◆ **What the exercise asks**: Would you write out all of the data exactly as it appears below?

Working data: Begin

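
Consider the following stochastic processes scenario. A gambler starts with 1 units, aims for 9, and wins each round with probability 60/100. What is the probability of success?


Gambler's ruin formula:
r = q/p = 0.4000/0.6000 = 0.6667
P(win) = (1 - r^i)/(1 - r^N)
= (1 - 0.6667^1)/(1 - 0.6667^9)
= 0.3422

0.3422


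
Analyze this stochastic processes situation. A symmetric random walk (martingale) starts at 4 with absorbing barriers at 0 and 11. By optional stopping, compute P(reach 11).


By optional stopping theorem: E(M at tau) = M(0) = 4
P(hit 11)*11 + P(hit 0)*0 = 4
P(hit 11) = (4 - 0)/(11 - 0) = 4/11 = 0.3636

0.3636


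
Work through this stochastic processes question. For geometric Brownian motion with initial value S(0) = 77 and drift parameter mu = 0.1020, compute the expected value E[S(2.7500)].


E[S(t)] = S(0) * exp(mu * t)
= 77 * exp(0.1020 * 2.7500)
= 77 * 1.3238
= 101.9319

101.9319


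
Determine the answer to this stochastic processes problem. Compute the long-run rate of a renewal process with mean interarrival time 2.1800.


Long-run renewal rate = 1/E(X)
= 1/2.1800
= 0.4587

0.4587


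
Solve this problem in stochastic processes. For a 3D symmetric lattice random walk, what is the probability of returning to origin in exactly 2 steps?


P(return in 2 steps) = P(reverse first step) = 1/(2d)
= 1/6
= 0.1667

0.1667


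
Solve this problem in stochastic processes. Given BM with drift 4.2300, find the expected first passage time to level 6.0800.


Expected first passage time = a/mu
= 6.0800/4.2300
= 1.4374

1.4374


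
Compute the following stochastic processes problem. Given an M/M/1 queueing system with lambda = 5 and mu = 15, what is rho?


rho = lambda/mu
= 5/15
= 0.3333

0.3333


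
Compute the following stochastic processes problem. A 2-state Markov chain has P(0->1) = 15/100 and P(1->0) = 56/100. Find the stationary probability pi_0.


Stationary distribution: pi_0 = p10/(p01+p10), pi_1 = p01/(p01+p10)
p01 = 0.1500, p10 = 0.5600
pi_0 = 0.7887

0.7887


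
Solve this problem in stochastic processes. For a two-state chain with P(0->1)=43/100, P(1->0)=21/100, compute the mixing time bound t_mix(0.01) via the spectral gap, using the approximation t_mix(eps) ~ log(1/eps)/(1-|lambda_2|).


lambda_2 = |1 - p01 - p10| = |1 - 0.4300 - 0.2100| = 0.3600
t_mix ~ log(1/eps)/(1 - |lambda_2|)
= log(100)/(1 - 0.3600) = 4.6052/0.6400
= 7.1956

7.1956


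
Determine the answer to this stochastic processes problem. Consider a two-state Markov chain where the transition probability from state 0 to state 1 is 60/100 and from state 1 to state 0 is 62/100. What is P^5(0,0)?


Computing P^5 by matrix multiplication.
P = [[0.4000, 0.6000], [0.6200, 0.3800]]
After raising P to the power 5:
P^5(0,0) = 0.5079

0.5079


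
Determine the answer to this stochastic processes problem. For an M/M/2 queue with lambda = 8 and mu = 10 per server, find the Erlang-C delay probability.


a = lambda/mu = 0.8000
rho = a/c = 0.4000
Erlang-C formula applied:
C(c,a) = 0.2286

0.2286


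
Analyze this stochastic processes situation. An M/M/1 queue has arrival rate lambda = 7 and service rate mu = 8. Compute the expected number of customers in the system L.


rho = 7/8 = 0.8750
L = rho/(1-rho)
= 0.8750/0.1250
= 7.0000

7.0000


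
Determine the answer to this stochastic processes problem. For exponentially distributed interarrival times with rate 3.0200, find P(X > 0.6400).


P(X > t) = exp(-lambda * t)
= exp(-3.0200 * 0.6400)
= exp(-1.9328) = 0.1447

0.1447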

Working data: End

◆ **Written reply**:
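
Consider the following stochastic processes scenario. A gambler starts with 1 units, aims for 9, and wins each round with probability 60/100. What is the probability of success?


Gambler's ruin formula:
r = q/p = 0.4000/0.6000 = 0.6667
P(win) = (1 - r^i)/(1 - r^N)
= (1 - 0.6667^1)/(1 - 0.6667^9)
= 0.3422

0.3422


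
Analyze this stochastic processes situation. A symmetric random walk (martingale) starts at 4 with absorbing barriers at 0 and 11. By optional stopping, compute P(reach 11).


By optional stopping theorem: E(M at tau) = M(0) = 4
P(hit 11)*11 + P(hit 0)*0 = 4
P(hit 11) = (4 - 0)/(11 - 0) = 4/11 = 0.3636

0.3636


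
Work through this stochastic processes question. For geometric Brownian motion with initial value S(0) = 77 and drift parameter mu = 0.1020, compute the expected value E[S(2.7500)].


E[S(t)] = S(0) * exp(mu * t)
= 77 * exp(0.1020 * 2.7500)
= 77 * 1.3238
= 101.9319

101.9319


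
Determine the answer to this stochastic processes problem. Compute the long-run rate of a renewal process with mean interarrival time 2.1800.


Long-run renewal rate = 1/E(X)
= 1/2.1800
= 0.4587

0.4587


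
Solve this problem in stochastic processes. For a 3D symmetric lattice random walk, what is the probability of returning to origin in exactly 2 steps?


P(return in 2 steps) = P(reverse first step) = 1/(2d)
= 1/6
= 0.1667

0.1667


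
Solve this problem in stochastic processes. Given BM with drift 4.2300, find the expected first passage time to level 6.0800.


Expected first passage time = a/mu
= 6.0800/4.2300
= 1.4374

1.4374


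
Compute the following stochastic processes problem. Given an M/M/1 queueing system with lambda = 5 and mu = 15, what is rho?


rho = lambda/mu
= 5/15
= 0.3333

0.3333


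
Compute the following stochastic processes problem. A 2-state Markov chain has P(0->1) = 15/100 and P(1->0) = 56/100. Find the stationary probability pi_0.


Stationary distribution: pi_0 = p10/(p01+p10), pi_1 = p01/(p01+p10)
p01 = 0.1500, p10 = 0.5600
pi_0 = 0.7887

0.7887


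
Solve this problem in stochastic processes. For a two-state chain with P(0->1)=43/100, P(1->0)=21/100, compute the mixing time bound t_mix(0.01) via the spectral gap, using the approximation t_mix(eps) ~ log(1/eps)/(1-|lambda_2|).


lambda_2 = |1 - p01 - p10| = |1 - 0.4300 - 0.2100| = 0.3600
t_mix ~ log(1/eps)/(1 - |lambda_2|)
= log(100)/(1 - 0.3600) = 4.6052/0.6400
= 7.1956

7.1956


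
Determine the answer to this stochastic processes problem. Consider a two-state Markov chain where the transition probability from state 0 to state 1 is 60/100 and from state 1 to state 0 is 62/100. What is P^5(0,0)?


Computing P^5 by matrix multiplication.
P = [[0.4000, 0.6000], [0.6200, 0.3800]]
After raising P to the power 5:
P^5(0,0) = 0.5079

0.5079


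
Determine the answer to this stochastic processes problem. For an M/M/2 queue with lambda = 8 and mu = 10 per server, find the Erlang-C delay probability.


a = lambda/mu = 0.8000
rho = a/c = 0.4000
Erlang-C formula applied:
C(c,a) = 0.2286

0.2286


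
Analyze this stochastic processes situation. An M/M/1 queue has arrival rate lambda = 7 and service rate mu = 8. Compute the expected number of customers in the system L.


rho = 7/8 = 0.8750
L = rho/(1-rho)
= 0.8750/0.1250
= 7.0000

7.0000


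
Determine the answer to this stochastic processes problem. For exponentially distributed interarrival times with rate 3.0200, find P(X > 0.6400).


P(X > t) = exp(-lambda * t)
= exp(-3.0200 * 0.6400)
= exp(-1.9328) = 0.1447

0.1447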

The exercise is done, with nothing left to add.